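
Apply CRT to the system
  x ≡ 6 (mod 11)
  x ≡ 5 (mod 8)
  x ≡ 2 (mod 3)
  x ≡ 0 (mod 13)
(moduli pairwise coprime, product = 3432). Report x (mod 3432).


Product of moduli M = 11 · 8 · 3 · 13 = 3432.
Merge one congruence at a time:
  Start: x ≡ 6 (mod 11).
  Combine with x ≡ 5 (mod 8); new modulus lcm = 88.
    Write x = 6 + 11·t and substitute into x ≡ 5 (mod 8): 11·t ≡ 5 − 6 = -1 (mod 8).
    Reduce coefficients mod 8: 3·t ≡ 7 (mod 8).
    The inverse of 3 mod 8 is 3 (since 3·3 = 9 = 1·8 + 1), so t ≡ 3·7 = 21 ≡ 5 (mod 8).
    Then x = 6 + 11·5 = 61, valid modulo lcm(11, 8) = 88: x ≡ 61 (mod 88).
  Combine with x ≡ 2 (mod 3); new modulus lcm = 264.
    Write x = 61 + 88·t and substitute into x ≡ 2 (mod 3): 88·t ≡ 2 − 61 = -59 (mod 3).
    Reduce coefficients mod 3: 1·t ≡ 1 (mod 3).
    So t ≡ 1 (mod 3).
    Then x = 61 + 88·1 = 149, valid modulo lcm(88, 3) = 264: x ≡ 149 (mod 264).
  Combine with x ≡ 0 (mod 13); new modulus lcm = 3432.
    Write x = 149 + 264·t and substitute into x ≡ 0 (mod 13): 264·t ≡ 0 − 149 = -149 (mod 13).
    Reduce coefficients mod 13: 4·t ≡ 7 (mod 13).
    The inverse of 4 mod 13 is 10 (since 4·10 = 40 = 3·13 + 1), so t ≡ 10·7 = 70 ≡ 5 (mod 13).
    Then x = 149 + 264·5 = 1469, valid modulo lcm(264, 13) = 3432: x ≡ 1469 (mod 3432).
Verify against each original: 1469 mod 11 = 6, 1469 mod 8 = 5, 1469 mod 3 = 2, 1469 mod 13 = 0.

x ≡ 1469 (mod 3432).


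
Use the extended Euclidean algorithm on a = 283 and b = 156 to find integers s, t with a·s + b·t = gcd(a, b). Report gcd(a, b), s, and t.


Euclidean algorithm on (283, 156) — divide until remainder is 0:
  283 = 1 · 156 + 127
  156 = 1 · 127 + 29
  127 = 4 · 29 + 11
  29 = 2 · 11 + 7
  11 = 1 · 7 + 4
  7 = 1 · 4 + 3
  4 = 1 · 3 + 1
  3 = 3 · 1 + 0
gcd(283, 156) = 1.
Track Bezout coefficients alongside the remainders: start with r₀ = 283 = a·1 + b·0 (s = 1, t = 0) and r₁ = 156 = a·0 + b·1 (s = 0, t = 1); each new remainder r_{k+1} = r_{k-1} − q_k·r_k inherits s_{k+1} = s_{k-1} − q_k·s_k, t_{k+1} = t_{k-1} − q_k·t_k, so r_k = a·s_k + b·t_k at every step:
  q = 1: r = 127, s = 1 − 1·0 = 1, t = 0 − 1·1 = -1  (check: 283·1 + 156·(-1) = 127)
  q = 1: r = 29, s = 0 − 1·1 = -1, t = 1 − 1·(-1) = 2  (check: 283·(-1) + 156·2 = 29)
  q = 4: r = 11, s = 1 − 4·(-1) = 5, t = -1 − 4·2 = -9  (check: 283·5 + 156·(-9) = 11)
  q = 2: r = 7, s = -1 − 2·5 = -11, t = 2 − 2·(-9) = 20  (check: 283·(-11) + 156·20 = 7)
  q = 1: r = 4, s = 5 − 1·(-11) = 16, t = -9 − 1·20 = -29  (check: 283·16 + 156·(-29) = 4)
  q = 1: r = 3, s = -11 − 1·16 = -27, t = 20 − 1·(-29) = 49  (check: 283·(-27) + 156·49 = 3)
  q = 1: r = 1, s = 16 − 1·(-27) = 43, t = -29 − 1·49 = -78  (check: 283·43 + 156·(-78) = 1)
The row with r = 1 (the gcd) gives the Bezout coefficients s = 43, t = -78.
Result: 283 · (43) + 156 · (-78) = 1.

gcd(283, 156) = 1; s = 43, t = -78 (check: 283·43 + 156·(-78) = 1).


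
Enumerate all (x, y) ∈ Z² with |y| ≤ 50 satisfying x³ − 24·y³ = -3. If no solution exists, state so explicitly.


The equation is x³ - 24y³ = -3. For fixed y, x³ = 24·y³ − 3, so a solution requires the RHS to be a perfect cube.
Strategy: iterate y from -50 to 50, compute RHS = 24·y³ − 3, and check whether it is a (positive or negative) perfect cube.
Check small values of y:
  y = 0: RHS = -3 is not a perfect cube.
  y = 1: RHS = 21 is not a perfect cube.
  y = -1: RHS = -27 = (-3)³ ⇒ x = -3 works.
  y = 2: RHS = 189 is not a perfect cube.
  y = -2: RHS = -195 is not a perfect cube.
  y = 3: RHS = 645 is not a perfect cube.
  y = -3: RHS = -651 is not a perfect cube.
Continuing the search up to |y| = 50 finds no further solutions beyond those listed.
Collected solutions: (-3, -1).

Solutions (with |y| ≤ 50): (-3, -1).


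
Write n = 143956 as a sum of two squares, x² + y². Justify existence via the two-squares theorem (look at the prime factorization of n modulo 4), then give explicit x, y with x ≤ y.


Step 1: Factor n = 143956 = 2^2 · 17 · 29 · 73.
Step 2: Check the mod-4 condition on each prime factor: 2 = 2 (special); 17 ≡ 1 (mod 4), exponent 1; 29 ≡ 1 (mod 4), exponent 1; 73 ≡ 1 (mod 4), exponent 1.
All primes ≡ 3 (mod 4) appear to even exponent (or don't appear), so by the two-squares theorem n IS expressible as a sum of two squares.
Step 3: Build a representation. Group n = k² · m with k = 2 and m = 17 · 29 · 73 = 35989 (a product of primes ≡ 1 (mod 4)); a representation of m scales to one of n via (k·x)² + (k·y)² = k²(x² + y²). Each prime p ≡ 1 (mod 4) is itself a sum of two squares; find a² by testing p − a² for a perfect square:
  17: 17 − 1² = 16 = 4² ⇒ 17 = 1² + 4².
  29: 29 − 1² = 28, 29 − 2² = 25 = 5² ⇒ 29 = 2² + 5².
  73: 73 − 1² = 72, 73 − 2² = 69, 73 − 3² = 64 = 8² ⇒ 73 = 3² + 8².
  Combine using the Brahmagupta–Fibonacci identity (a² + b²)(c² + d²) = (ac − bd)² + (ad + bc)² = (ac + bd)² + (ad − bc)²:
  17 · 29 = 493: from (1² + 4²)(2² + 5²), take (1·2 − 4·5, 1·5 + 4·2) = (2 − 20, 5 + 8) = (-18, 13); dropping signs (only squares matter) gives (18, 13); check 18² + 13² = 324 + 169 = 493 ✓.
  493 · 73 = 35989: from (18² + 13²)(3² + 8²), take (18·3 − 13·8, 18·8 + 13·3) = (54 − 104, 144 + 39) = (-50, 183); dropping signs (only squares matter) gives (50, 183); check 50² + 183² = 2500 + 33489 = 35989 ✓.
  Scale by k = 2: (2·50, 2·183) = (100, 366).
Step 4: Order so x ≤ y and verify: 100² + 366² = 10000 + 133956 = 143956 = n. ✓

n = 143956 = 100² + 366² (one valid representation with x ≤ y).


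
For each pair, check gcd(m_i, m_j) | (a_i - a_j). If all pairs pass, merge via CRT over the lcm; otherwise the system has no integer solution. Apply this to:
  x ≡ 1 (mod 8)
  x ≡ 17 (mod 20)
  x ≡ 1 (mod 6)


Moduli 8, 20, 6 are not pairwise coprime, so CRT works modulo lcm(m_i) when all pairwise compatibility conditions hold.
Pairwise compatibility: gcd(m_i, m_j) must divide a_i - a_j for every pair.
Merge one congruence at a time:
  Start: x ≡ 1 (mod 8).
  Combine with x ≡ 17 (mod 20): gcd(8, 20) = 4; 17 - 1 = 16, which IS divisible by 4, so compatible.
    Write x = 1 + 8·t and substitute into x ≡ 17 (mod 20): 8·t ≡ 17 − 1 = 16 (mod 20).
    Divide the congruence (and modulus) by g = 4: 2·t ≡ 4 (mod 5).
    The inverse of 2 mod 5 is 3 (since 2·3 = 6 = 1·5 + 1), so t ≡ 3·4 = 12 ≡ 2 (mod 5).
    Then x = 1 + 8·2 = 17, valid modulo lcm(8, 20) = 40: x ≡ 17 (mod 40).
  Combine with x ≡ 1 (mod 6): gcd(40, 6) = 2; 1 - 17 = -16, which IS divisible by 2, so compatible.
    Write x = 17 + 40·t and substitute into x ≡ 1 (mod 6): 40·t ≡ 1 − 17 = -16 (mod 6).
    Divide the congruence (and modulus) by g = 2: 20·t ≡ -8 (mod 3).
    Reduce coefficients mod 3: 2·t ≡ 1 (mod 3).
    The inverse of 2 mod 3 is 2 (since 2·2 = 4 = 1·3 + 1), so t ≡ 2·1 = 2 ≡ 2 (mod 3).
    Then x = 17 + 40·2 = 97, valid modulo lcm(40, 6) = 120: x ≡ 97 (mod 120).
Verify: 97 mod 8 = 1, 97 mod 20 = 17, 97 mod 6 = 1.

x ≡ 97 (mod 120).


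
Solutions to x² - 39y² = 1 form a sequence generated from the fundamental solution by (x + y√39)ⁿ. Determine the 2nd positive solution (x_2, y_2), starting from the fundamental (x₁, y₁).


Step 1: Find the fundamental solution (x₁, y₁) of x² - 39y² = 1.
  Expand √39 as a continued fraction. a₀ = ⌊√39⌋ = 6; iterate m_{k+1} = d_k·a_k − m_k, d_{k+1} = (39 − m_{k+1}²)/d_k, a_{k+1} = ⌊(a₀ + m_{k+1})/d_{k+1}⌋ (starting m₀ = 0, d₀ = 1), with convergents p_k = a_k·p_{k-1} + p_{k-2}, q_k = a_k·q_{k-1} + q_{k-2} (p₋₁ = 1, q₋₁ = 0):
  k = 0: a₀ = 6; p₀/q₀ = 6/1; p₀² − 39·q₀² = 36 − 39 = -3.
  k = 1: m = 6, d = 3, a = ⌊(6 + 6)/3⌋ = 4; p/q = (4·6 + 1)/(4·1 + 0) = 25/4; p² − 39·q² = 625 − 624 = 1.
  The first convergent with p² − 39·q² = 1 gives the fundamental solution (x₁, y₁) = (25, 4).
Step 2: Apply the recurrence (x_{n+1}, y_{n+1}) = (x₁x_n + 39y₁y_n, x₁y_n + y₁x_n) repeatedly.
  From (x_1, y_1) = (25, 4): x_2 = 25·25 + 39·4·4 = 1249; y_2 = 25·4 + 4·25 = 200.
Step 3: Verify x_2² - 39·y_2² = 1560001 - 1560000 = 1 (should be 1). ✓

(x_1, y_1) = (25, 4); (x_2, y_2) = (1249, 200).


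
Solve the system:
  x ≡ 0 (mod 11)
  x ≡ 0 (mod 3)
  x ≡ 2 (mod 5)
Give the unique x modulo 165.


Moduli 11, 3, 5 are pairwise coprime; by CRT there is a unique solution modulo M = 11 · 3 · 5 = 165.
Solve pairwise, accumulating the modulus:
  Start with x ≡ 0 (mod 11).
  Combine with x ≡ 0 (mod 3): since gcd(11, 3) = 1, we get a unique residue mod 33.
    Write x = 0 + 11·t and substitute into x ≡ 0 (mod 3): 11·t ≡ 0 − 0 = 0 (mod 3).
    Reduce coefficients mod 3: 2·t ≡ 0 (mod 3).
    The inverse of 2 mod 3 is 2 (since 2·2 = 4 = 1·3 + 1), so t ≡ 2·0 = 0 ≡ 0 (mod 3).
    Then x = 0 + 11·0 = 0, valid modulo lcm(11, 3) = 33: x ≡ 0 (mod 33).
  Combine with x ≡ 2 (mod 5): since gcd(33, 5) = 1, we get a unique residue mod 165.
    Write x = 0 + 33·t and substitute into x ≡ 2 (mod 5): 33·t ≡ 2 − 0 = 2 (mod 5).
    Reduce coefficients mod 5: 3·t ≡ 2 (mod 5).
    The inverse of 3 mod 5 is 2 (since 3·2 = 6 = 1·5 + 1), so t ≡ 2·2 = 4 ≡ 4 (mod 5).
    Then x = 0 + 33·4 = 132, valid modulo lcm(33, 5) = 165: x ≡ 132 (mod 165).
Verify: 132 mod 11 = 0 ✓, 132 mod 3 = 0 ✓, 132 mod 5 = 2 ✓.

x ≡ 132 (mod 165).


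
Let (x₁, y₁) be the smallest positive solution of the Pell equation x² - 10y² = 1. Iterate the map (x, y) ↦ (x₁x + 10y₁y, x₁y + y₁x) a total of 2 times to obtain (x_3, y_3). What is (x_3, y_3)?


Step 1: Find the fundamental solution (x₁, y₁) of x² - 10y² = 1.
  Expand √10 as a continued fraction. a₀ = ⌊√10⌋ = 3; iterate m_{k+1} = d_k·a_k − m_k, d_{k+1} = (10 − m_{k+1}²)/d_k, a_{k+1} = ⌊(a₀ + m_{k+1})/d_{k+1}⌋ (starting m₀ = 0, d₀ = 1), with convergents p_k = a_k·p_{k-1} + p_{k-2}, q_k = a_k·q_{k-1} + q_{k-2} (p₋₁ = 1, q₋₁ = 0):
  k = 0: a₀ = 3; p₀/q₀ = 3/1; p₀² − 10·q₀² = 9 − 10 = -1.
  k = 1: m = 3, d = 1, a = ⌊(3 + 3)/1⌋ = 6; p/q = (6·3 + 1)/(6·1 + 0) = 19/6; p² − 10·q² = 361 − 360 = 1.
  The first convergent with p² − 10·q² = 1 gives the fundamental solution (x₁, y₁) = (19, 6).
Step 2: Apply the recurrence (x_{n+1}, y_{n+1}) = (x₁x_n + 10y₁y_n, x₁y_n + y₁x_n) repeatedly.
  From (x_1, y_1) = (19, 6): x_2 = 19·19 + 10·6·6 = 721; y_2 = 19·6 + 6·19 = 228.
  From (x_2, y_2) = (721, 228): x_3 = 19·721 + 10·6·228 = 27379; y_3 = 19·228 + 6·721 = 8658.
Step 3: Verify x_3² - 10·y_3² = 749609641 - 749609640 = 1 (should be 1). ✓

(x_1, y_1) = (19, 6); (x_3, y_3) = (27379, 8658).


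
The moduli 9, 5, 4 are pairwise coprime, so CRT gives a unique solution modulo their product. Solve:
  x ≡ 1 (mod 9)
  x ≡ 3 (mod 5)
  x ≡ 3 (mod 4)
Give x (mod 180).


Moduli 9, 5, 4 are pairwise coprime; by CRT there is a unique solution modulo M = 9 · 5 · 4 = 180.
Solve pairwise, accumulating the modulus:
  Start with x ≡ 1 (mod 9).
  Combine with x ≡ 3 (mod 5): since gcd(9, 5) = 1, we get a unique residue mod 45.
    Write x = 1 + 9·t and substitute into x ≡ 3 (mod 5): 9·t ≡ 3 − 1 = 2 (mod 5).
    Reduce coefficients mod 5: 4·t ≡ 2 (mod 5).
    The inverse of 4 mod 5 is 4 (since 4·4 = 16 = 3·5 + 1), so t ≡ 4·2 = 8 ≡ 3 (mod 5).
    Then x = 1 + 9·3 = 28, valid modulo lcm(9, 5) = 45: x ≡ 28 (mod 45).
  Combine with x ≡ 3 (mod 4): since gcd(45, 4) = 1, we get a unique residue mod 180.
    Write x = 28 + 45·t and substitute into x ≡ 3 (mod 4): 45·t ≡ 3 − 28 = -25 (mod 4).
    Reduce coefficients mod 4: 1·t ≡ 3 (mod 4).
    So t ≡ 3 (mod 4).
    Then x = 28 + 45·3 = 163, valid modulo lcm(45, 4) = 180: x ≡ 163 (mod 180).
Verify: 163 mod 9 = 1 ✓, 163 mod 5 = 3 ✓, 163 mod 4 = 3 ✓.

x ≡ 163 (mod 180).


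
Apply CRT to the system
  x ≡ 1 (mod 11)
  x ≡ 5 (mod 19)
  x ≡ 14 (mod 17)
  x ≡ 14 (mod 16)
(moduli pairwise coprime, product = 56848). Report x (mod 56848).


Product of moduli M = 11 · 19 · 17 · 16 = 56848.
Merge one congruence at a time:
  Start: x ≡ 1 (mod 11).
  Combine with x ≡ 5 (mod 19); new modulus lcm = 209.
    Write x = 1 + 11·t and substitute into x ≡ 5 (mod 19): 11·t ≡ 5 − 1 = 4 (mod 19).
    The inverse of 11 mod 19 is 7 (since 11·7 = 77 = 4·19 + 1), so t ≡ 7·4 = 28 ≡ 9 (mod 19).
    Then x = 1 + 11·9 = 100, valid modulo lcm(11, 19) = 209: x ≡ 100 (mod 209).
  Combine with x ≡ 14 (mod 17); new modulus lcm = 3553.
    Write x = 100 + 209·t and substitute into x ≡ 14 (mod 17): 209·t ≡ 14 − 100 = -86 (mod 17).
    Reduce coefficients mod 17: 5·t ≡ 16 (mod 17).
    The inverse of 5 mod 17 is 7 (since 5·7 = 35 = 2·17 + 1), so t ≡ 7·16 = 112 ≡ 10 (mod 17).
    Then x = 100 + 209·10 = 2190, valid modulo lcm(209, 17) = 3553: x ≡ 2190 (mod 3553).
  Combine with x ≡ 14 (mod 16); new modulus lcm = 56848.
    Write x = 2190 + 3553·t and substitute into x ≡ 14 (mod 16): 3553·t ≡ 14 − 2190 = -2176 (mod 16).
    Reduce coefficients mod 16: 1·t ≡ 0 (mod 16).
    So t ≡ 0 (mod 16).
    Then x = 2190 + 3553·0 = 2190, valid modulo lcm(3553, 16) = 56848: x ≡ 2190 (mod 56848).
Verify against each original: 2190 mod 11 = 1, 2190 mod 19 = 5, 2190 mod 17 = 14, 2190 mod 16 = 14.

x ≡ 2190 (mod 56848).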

☆ ☆ ☆ ☆

Exercise aim: Copy every line of the material above in which the word "system" appears.

Task output:
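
Apply CRT to the system
For each pair, check gcd(m_i, m_j) | (a_i - a_j). If all pairs pass, merge via CRT over the lcm; otherwise the system has no integer solution. Apply this to:
Solve the system:
Apply CRT to the system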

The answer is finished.